◆ Work item
With no addition or omission, return the entries below.

Data extract START

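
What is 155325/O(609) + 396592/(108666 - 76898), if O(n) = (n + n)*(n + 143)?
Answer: 15341135613/1212393952 ≈ 12.654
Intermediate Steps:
O(n) = 2*n*(143 + n) (O(n) = (2*n)*(143 + n) = 2*n*(143 + n))
155325/O(609) + 396592/(108666 - 76898) = 155325/((2*609*(143 + 609))) + 396592/(108666 - 76898) = 155325/((2*609*752)) + 396592/31768 = 155325/915936 + 396592*(1/31768) = 155325*(1/915936) + 49574/3971 = 51775/305312 + 49574/3971 = 15341135613/1212393952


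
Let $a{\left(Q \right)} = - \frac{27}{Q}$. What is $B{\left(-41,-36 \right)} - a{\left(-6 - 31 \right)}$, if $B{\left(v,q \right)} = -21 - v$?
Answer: $\frac{713}{37} \approx 19.27$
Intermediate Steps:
$B{\left(-41,-36 \right)} - a{\left(-6 - 31 \right)} = \left(-21 - -41\right) - - \frac{27}{-6 - 31} = \left(-21 + 41\right) - - \frac{27}{-37} = 20 - \left(-27\right) \left(- \frac{1}{37}\right) = 20 - \frac{27}{37} = \frac{713}{37}$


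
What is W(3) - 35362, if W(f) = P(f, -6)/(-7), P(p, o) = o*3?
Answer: -247516/7 ≈ -35359.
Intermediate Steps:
P(p, o) = 3*o
W(f) = 18/7 (W(f) = (3*(-6))/(-7) = -18*(-⅐) = 18/7)
W(3) - 35362 = 18/7 - 35362 = -247516/7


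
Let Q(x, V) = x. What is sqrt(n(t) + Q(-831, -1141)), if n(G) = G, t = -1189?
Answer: 2*I*sqrt(505) ≈ 44.944*I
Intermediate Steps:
sqrt(n(t) + Q(-831, -1141)) = sqrt(-1189 - 831) = sqrt(-2020) = 2*I*sqrt(505)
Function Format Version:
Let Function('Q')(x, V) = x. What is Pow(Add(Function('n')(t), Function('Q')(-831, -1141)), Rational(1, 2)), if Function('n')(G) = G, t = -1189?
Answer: Mul(2, I, Pow(505, Rational(1, 2))) ≈ Mul(44.944, I)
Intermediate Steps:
Pow(Add(Function('n')(t), Function('Q')(-831, -1141)), Rational(1, 2)) = Pow(Add(-1189, -831), Rational(1, 2)) = Pow(-2020, Rational(1, 2)) = Mul(2, I, Pow(505, Rational(1, 2)))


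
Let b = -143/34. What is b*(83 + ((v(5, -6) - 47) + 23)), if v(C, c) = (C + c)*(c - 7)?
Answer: -5148/17 ≈ -302.82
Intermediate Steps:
b = -143/34 (b = -143*1/34 = -143/34 ≈ -4.2059)
v(C, c) = (-7 + c)*(C + c) (v(C, c) = (C + c)*(-7 + c) = (-7 + c)*(C + c))
b*(83 + ((v(5, -6) - 47) + 23)) = -143*(83 + ((((-6)² - 7*5 - 7*(-6) + 5*(-6)) - 47) + 23))/34 = -143*(83 + (((36 - 35 + 42 - 30) - 47) + 23))/34 = -143*(83 + ((13 - 47) + 23))/34 = -143*(83 + (-34 + 23))/34 = -143*(83 - 11)/34 = -143/34*72 = -5148/17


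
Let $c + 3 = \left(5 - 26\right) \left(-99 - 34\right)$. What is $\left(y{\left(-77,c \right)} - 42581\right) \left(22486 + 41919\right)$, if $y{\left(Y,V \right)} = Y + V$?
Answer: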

Data extract END

◆ Solution below
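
What is 155325/O(609) + 396592/(108666 - 76898), if O(n) = (n + n)*(n + 143)?
Answer: 15341135613/1212393952 ≈ 12.654
Intermediate Steps:
O(n) = 2*n*(143 + n) (O(n) = (2*n)*(143 + n) = 2*n*(143 + n))
155325/O(609) + 396592/(108666 - 76898) = 155325/((2*609*(143 + 609))) + 396592/(108666 - 76898) = 155325/((2*609*752)) + 396592/31768 = 155325/915936 + 396592*(1/31768) = 155325*(1/915936) + 49574/3971 = 51775/305312 + 49574/3971 = 15341135613/1212393952


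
Let $a{\left(Q \right)} = - \frac{27}{Q}$. What is $B{\left(-41,-36 \right)} - a{\left(-6 - 31 \right)}$, if $B{\left(v,q \right)} = -21 - v$?
Answer: $\frac{713}{37} \approx 19.27$
Intermediate Steps:
$B{\left(-41,-36 \right)} - a{\left(-6 - 31 \right)} = \left(-21 - -41\right) - - \frac{27}{-6 - 31} = \left(-21 + 41\right) - - \frac{27}{-37} = 20 - \left(-27\right) \left(- \frac{1}{37}\right) = 20 - \frac{27}{37} = \frac{713}{37}$


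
What is W(3) - 35362, if W(f) = P(f, -6)/(-7), P(p, o) = o*3?
Answer: -247516/7 ≈ -35359.
Intermediate Steps:
P(p, o) = 3*o
W(f) = 18/7 (W(f) = (3*(-6))/(-7) = -18*(-⅐) = 18/7)
W(3) - 35362 = 18/7 - 35362 = -247516/7


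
Let Q(x, V) = x. What is sqrt(n(t) + Q(-831, -1141)), if n(G) = G, t = -1189?
Answer: 2*I*sqrt(505) ≈ 44.944*I
Intermediate Steps:
sqrt(n(t) + Q(-831, -1141)) = sqrt(-1189 - 831) = sqrt(-2020) = 2*I*sqrt(505)
Function Format Version:
Let Function('Q')(x, V) = x. What is Pow(Add(Function('n')(t), Function('Q')(-831, -1141)), Rational(1, 2)), if Function('n')(G) = G, t = -1189?
Answer: Mul(2, I, Pow(505, Rational(1, 2))) ≈ Mul(44.944, I)
Intermediate Steps:
Pow(Add(Function('n')(t), Function('Q')(-831, -1141)), Rational(1, 2)) = Pow(Add(-1189, -831), Rational(1, 2)) = Pow(-2020, Rational(1, 2)) = Mul(2, I, Pow(505, Rational(1, 2)))


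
Let b = -143/34. What is b*(83 + ((v(5, -6) - 47) + 23)), if v(C, c) = (C + c)*(c - 7)?
Answer: -5148/17 ≈ -302.82
Intermediate Steps:
b = -143/34 (b = -143*1/34 = -143/34 ≈ -4.2059)
v(C, c) = (-7 + c)*(C + c) (v(C, c) = (C + c)*(-7 + c) = (-7 + c)*(C + c))
b*(83 + ((v(5, -6) - 47) + 23)) = -143*(83 + ((((-6)² - 7*5 - 7*(-6) + 5*(-6)) - 47) + 23))/34 = -143*(83 + (((36 - 35 + 42 - 30) - 47) + 23))/34 = -143*(83 + ((13 - 47) + 23))/34 = -143*(83 + (-34 + 23))/34 = -143*(83 - 11)/34 = -143/34*72 = -5148/17


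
Let $c + 3 = \left(5 - 26\right) \left(-99 - 34\right)$. What is $\left(y{\left(-77,c \right)} - 42581\right) \left(22486 + 41919\right)$, if $y{\left(Y,V \right)} = Y + V$?
Answer: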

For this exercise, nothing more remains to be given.